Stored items
+++

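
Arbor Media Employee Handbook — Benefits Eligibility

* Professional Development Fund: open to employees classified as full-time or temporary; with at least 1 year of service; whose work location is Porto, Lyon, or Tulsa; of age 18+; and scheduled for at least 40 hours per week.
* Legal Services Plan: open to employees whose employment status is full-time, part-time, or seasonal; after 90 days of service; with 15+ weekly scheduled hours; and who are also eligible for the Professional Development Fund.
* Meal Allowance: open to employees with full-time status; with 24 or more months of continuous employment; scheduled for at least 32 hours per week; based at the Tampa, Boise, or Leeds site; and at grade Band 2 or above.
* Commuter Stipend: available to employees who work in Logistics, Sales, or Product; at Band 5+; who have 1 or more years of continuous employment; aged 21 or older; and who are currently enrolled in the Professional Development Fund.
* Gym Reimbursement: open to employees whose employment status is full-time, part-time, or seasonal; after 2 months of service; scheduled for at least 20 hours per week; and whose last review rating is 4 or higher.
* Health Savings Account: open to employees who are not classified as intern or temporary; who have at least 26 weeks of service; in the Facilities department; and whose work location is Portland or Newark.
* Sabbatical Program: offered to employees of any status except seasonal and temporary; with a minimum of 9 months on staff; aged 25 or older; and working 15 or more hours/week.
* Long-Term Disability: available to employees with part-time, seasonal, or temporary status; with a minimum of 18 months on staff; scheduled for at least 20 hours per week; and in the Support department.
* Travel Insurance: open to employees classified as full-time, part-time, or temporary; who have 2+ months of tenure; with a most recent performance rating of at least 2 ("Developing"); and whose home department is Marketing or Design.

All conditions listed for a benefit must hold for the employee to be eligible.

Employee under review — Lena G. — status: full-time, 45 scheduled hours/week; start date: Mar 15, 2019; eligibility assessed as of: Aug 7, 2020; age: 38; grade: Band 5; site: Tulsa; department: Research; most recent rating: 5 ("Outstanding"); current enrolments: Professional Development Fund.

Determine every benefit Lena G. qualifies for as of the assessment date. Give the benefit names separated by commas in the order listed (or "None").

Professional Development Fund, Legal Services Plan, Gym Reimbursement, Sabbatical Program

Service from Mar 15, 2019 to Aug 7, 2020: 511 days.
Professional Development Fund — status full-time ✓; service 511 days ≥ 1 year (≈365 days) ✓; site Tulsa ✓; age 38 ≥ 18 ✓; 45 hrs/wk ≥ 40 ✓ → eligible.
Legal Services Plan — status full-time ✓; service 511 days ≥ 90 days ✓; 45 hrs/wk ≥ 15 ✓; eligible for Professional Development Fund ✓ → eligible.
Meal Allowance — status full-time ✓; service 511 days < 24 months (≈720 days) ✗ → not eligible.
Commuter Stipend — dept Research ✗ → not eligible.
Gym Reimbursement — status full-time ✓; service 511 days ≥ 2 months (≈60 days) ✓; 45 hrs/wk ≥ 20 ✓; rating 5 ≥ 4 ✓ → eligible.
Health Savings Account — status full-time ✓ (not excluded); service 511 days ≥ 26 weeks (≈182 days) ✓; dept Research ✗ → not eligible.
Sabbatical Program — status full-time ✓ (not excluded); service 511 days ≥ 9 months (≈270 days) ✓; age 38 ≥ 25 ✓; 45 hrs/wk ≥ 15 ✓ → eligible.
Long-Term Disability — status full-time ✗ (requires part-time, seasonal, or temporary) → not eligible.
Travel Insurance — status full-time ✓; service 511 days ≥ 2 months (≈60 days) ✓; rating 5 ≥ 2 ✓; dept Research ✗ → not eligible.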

+++

▸ DIRECTIONS
Provide an exact transcription of every entry above.

▸ ANSWER TO THIS EXERCISE
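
Arbor Media Employee Handbook — Benefits Eligibility

* Professional Development Fund: open to employees classified as full-time or temporary; with at least 1 year of service; whose work location is Porto, Lyon, or Tulsa; of age 18+; and scheduled for at least 40 hours per week.
* Legal Services Plan: open to employees whose employment status is full-time, part-time, or seasonal; after 90 days of service; with 15+ weekly scheduled hours; and who are also eligible for the Professional Development Fund.
* Meal Allowance: open to employees with full-time status; with 24 or more months of continuous employment; scheduled for at least 32 hours per week; based at the Tampa, Boise, or Leeds site; and at grade Band 2 or above.
* Commuter Stipend: available to employees who work in Logistics, Sales, or Product; at Band 5+; who have 1 or more years of continuous employment; aged 21 or older; and who are currently enrolled in the Professional Development Fund.
* Gym Reimbursement: open to employees whose employment status is full-time, part-time, or seasonal; after 2 months of service; scheduled for at least 20 hours per week; and whose last review rating is 4 or higher.
* Health Savings Account: open to employees who are not classified as intern or temporary; who have at least 26 weeks of service; in the Facilities department; and whose work location is Portland or Newark.
* Sabbatical Program: offered to employees of any status except seasonal and temporary; with a minimum of 9 months on staff; aged 25 or older; and working 15 or more hours/week.
* Long-Term Disability: available to employees with part-time, seasonal, or temporary status; with a minimum of 18 months on staff; scheduled for at least 20 hours per week; and in the Support department.
* Travel Insurance: open to employees classified as full-time, part-time, or temporary; who have 2+ months of tenure; with a most recent performance rating of at least 2 ("Developing"); and whose home department is Marketing or Design.

All conditions listed for a benefit must hold for the employee to be eligible.

Employee under review — Lena G. — status: full-time, 45 scheduled hours/week; start date: Mar 15, 2019; eligibility assessed as of: Aug 7, 2020; age: 38; grade: Band 5; site: Tulsa; department: Research; most recent rating: 5 ("Outstanding"); current enrolments: Professional Development Fund.

Determine every benefit Lena G. qualifies for as of the assessment date. Give the benefit names separated by commas in the order listed (or "None").

Professional Development Fund, Legal Services Plan, Gym Reimbursement, Sabbatical Program

Service from Mar 15, 2019 to Aug 7, 2020: 511 days.
Professional Development Fund — status full-time ✓; service 511 days ≥ 1 year (≈365 days) ✓; site Tulsa ✓; age 38 ≥ 18 ✓; 45 hrs/wk ≥ 40 ✓ → eligible.
Legal Services Plan — status full-time ✓; service 511 days ≥ 90 days ✓; 45 hrs/wk ≥ 15 ✓; eligible for Professional Development Fund ✓ → eligible.
Meal Allowance — status full-time ✓; service 511 days < 24 months (≈720 days) ✗ → not eligible.
Commuter Stipend — dept Research ✗ → not eligible.
Gym Reimbursement — status full-time ✓; service 511 days ≥ 2 months (≈60 days) ✓; 45 hrs/wk ≥ 20 ✓; rating 5 ≥ 4 ✓ → eligible.
Health Savings Account — status full-time ✓ (not excluded); service 511 days ≥ 26 weeks (≈182 days) ✓; dept Research ✗ → not eligible.
Sabbatical Program — status full-time ✓ (not excluded); service 511 days ≥ 9 months (≈270 days) ✓; age 38 ≥ 25 ✓; 45 hrs/wk ≥ 15 ✓ → eligible.
Long-Term Disability — status full-time ✗ (requires part-time, seasonal, or temporary) → not eligible.
Travel Insurance — status full-time ✓; service 511 days ≥ 2 months (≈60 days) ✓; rating 5 ≥ 2 ✓; dept Research ✗ → not eligible.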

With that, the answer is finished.